◆ **What you should do**: Would you write out, word for word, each line of the records below from the top through the one holding "Answer: $700$"?

◆ **Dataset records**:
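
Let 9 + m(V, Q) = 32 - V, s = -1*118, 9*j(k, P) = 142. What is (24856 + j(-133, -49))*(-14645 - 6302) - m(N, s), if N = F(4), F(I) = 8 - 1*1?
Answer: -4688902306/9 ≈ -5.2099e+8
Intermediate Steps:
F(I) = 7 (F(I) = 8 - 1 = 7)
j(k, P) = 142/9 (j(k, P) = (⅑)*142 = 142/9)
s = -118
N = 7
m(V, Q) = 23 - V (m(V, Q) = -9 + (32 - V) = 23 - V)
(24856 + j(-133, -49))*(-14645 - 6302) - m(N, s) = (24856 + 142/9)*(-14645 - 6302) - (23 - 1*7) = (223846/9)*(-20947) - (23 - 7) = -4688902162/9 - 1*16 = -4688902162/9 - 16 = -4688902306/9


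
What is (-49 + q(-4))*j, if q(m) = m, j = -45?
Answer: 2385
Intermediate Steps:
(-49 + q(-4))*j = (-49 - 4)*(-45) = -53*(-45) = 2385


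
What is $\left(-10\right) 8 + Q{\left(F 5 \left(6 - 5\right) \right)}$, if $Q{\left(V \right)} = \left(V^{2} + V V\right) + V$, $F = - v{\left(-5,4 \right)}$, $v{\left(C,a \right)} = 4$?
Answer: $700$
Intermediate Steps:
$F = -4$ ($F = \left(-1\right) 4 = -4$)
$Q{\left(V \right)} = V + 2 V^{2}$ ($Q{\left(V \right)} = \left(V^{2} + V^{2}\right) + V = 2 V^{2} + V = V + 2 V^{2}$)
$\left(-10\right) 8 + Q{\left(F 5 \left(6 - 5\right) \right)} = \left(-10\right) 8 + - 4 \cdot 5 \left(6 - 5\right) \left(1 + 2 \left(- 4 \cdot 5 \left(6 - 5\right)\right)\right) = -80 + - 4 \cdot 5 \cdot 1 \left(1 + 2 \left(- 4 \cdot 5 \cdot 1\right)\right) = -80 + \left(-4\right) 5 \left(1 + 2 \left(\left(-4\right) 5\right)\right) = -80 - 20 \left(1 + 2 \left(-20\right)\right) = -80 - 20 \left(1 - 40\right) = -80 - -780 = -80 + 780 = 700$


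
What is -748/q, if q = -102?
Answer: 22/3 ≈ 7.3333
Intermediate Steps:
-748/q = -748/(-102) = -748*(-1/102) = 22/3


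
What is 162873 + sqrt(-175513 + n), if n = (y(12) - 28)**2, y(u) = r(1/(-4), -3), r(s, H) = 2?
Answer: 162873 + I*sqrt(174837) ≈ 1.6287e+5 + 418.14*I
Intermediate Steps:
y(u) = 2
n = 676 (n = (2 - 28)**2 = (-26)**2 = 676)
162873 + sqrt(-175513 + n) = 162873 + sqrt(-175513 + 676) = 162873 + sqrt(-174837) = 162873 + I*sqrt(174837)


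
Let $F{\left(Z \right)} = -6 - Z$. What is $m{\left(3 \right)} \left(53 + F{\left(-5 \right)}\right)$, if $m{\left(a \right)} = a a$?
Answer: $468$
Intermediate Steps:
$m{\left(a \right)} = a^{2}$
$m{\left(3 \right)} \left(53 + F{\left(-5 \right)}\right) = 3^{2} \left(53 - 1\right) = 9 \left(53 + \left(-6 + 5\right)\right) = 9 \left(53 - 1\right) = 9 \cdot 52 = 468$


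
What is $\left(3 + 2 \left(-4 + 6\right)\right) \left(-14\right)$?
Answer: $-98$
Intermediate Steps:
$\left(3 + 2 \left(-4 + 6\right)\right) \left(-14\right) = \left(3 + 2 \cdot 2\right) \left(-14\right) = \left(3 + 4\right) \left(-14\right) = 7 \left(-14\right) = -98$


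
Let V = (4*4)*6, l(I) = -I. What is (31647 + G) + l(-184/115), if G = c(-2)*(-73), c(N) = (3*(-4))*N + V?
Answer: 114443/5 ≈ 22889.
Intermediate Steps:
V = 96 (V = 16*6 = 96)
c(N) = 96 - 12*N (c(N) = (3*(-4))*N + 96 = -12*N + 96 = 96 - 12*N)
G = -8760 (G = (96 - 12*(-2))*(-73) = (96 + 24)*(-73) = 120*(-73) = -8760)
(31647 + G) + l(-184/115) = (31647 - 8760) - (-184)/115 = 22887 - (-184)/115 = 22887 - 1*(-8/5) = 22887 + 8/5 = 114443/5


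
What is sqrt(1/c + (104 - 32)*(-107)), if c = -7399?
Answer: I*sqrt(8607286447)/1057 ≈ 87.772*I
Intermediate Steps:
sqrt(1/c + (104 - 32)*(-107)) = sqrt(1/(-7399) + (104 - 32)*(-107)) = sqrt(-1/7399 + 72*(-107)) = sqrt(-1/7399 - 7704) = sqrt(-57001897/7399) = I*sqrt(8607286447)/1057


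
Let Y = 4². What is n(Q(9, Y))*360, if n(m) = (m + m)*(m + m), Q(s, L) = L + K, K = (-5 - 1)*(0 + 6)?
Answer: 576000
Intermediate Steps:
Y = 16
K = -36 (K = -6*6 = -36)
Q(s, L) = -36 + L (Q(s, L) = L - 36 = -36 + L)
n(m) = 4*m² (n(m) = (2*m)*(2*m) = 4*m²)
n(Q(9, Y))*360 = (4*(-36 + 16)²)*360 = (4*(-20)²)*360 = (4*400)*360 = 1600*360 = 576000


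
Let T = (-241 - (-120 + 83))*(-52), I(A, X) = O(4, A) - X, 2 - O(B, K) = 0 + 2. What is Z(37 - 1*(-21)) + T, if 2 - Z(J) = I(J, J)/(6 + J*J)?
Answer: 17877879/1685 ≈ 10610.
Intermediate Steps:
O(B, K) = 0 (O(B, K) = 2 - (0 + 2) = 2 - 1*2 = 2 - 2 = 0)
I(A, X) = -X (I(A, X) = 0 - X = -X)
T = 10608 (T = (-241 - 1*(-37))*(-52) = (-241 + 37)*(-52) = -204*(-52) = 10608)
Z(J) = 2 + J/(6 + J²) (Z(J) = 2 - (-J)/(6 + J*J) = 2 - (-J)/(6 + J²) = 2 - (-1)*J/(6 + J²) = 2 + J/(6 + J²))
Z(37 - 1*(-21)) + T = (12 + (37 - 1*(-21)) + 2*(37 - 1*(-21))²)/(6 + (37 - 1*(-21))²) + 10608 = (12 + (37 + 21) + 2*(37 + 21)²)/(6 + (37 + 21)²) + 10608 = (12 + 58 + 2*58²)/(6 + 58²) + 10608 = (12 + 58 + 2*3364)/(6 + 3364) + 10608 = (12 + 58 + 6728)/3370 + 10608 = (1/3370)*6798 + 10608 = 3399/1685 + 10608 = 17877879/1685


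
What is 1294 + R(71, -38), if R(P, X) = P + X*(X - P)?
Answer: 5507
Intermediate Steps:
1294 + R(71, -38) = 1294 + (71 + (-38)² - 1*71*(-38)) = 1294 + (71 + 1444 + 2698) = 1294 + 4213 = 5507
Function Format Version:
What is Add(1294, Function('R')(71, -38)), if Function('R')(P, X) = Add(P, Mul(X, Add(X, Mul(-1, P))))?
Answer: 5507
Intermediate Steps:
Add(1294, Function('R')(71, -38)) = Add(1294, Add(71, Pow(-38, 2), Mul(-1, 71, -38))) = Add(1294, Add(71, 1444, 2698)) = Add(1294, 4213) = 5507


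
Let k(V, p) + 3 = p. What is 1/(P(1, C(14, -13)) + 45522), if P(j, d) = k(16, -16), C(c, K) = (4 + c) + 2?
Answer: 1/45503 ≈ 2.1977e-5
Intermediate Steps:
k(V, p) = -3 + p
C(c, K) = 6 + c
P(j, d) = -19 (P(j, d) = -3 - 16 = -19)
1/(P(1, C(14, -13)) + 45522) = 1/(-19 + 45522) = 1/45503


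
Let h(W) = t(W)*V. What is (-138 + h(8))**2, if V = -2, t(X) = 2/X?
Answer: 76729/4 ≈ 19182.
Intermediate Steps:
h(W) = -4/W (h(W) = (2/W)*(-2) = -4/W)
(-138 + h(8))**2 = (-138 - 4/8)**2 = (-138 - 4*1/8)**2 = (-138 - 1/2)**2 = (-277/2)**2 = 76729/4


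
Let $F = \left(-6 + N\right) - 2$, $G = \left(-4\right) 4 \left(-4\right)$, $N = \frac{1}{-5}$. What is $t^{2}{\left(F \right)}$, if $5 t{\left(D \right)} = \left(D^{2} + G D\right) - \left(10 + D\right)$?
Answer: $\frac{131882256}{15625} \approx 8440.5$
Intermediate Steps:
$N = - \frac{1}{5} \approx -0.2$
$G = 64$ ($G = \left(-16\right) \left(-4\right) = 64$)
$F = - \frac{41}{5}$ ($F = \left(-6 - \frac{1}{5}\right) - 2 = - \frac{31}{5} - 2 = - \frac{41}{5} \approx -8.2$)
$t{\left(D \right)} = -2 + \frac{D^{2}}{5} + \frac{63 D}{5}$ ($t{\left(D \right)} = \frac{\left(D^{2} + 64 D\right) - \left(10 + D\right)}{5} = \frac{-10 + D^{2} + 63 D}{5} = -2 + \frac{D^{2}}{5} + \frac{63 D}{5}$)
$t^{2}{\left(F \right)} = \left(-2 + \frac{\left(- \frac{41}{5}\right)^{2}}{5} + \frac{63}{5} \left(- \frac{41}{5}\right)\right)^{2} = \left(-2 + \frac{1}{5} \cdot \frac{1681}{25} - \frac{2583}{25}\right)^{2} = \left(-2 + \frac{1681}{125} - \frac{2583}{25}\right)^{2} = \left(- \frac{11484}{125}\right)^{2} = \frac{131882256}{15625}$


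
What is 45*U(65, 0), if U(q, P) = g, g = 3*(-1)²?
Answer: 135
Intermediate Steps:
g = 3 (g = 3*1 = 3)
U(q, P) = 3
45*U(65, 0) = 45*3 = 135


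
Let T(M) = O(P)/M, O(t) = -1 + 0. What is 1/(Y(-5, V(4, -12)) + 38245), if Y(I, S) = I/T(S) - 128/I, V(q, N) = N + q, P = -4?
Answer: 5/191153 ≈ 2.6157e-5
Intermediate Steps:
O(t) = -1
T(M) = -1/M
Y(I, S) = -128/I - I*S (Y(I, S) = I/((-1/S)) - 128/I = I*(-S) - 128/I = -I*S - 128/I = -128/I - I*S)
1/(Y(-5, V(4, -12)) + 38245) = 1/((-128/(-5) - 1*(-5)*(-12 + 4)) + 38245) = 1/((-128*(-⅕) - 1*(-5)*(-8)) + 38245) = 1/((128/5 - 40) + 38245) = 1/(-72/5 + 38245) = 1/(191153/5) = 5/191153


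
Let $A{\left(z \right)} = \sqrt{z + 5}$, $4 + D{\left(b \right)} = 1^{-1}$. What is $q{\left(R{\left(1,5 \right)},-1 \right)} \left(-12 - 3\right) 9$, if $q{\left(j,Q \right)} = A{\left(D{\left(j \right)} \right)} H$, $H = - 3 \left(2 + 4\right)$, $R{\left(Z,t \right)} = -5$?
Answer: $2430 \sqrt{2} \approx 3436.5$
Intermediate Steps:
$D{\left(b \right)} = -3$ ($D{\left(b \right)} = -4 + 1^{-1} = -4 + 1 = -3$)
$H = -18$ ($H = \left(-3\right) 6 = -18$)
$A{\left(z \right)} = \sqrt{5 + z}$
$q{\left(j,Q \right)} = - 18 \sqrt{2}$ ($q{\left(j,Q \right)} = \sqrt{5 - 3} \left(-18\right) = \sqrt{2} \left(-18\right) = - 18 \sqrt{2}$)
$q{\left(R{\left(1,5 \right)},-1 \right)} \left(-12 - 3\right) 9 = - 18 \sqrt{2} \left(-12 - 3\right) 9 = - 18 \sqrt{2} \left(-15\right) 9 = 270 \sqrt{2} \cdot 9 = 2430 \sqrt{2}$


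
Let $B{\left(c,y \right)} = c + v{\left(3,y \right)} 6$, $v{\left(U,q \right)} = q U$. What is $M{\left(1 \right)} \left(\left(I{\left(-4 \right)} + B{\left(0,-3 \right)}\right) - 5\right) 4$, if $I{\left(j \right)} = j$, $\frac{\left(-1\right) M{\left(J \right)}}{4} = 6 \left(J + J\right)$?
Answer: $12096$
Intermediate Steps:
$v{\left(U,q \right)} = U q$
$M{\left(J \right)} = - 48 J$ ($M{\left(J \right)} = - 4 \cdot 6 \left(J + J\right) = - 4 \cdot 6 \cdot 2 J = - 4 \cdot 12 J = - 48 J$)
$B{\left(c,y \right)} = c + 18 y$ ($B{\left(c,y \right)} = c + 3 y 6 = c + 18 y$)
$M{\left(1 \right)} \left(\left(I{\left(-4 \right)} + B{\left(0,-3 \right)}\right) - 5\right) 4 = \left(-48\right) 1 \left(\left(-4 + \left(0 + 18 \left(-3\right)\right)\right) - 5\right) 4 = - 48 \left(\left(-4 + \left(0 - 54\right)\right) - 5\right) 4 = - 48 \left(\left(-4 - 54\right) - 5\right) 4 = - 48 \left(-58 - 5\right) 4 = \left(-48\right) \left(-63\right) 4 = 3024 \cdot 4 = 12096$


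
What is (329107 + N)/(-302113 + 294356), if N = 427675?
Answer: -756782/7757 ≈ -97.561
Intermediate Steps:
(329107 + N)/(-302113 + 294356) = (329107 + 427675)/(-302113 + 294356) = 756782/(-7757) = 756782*(-1/7757) = -756782/7757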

◆ **Completed task**:
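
Let 9 + m(V, Q) = 32 - V, s = -1*118, 9*j(k, P) = 142. What is (24856 + j(-133, -49))*(-14645 - 6302) - m(N, s), if N = F(4), F(I) = 8 - 1*1?
Answer: -4688902306/9 ≈ -5.2099e+8
Intermediate Steps:
F(I) = 7 (F(I) = 8 - 1 = 7)
j(k, P) = 142/9 (j(k, P) = (⅑)*142 = 142/9)
s = -118
N = 7
m(V, Q) = 23 - V (m(V, Q) = -9 + (32 - V) = 23 - V)
(24856 + j(-133, -49))*(-14645 - 6302) - m(N, s) = (24856 + 142/9)*(-14645 - 6302) - (23 - 1*7) = (223846/9)*(-20947) - (23 - 7) = -4688902162/9 - 1*16 = -4688902162/9 - 16 = -4688902306/9


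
What is (-49 + q(-4))*j, if q(m) = m, j = -45?
Answer: 2385
Intermediate Steps:
(-49 + q(-4))*j = (-49 - 4)*(-45) = -53*(-45) = 2385


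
What is $\left(-10\right) 8 + Q{\left(F 5 \left(6 - 5\right) \right)}$, if $Q{\left(V \right)} = \left(V^{2} + V V\right) + V$, $F = - v{\left(-5,4 \right)}$, $v{\left(C,a \right)} = 4$?
Answer: $700$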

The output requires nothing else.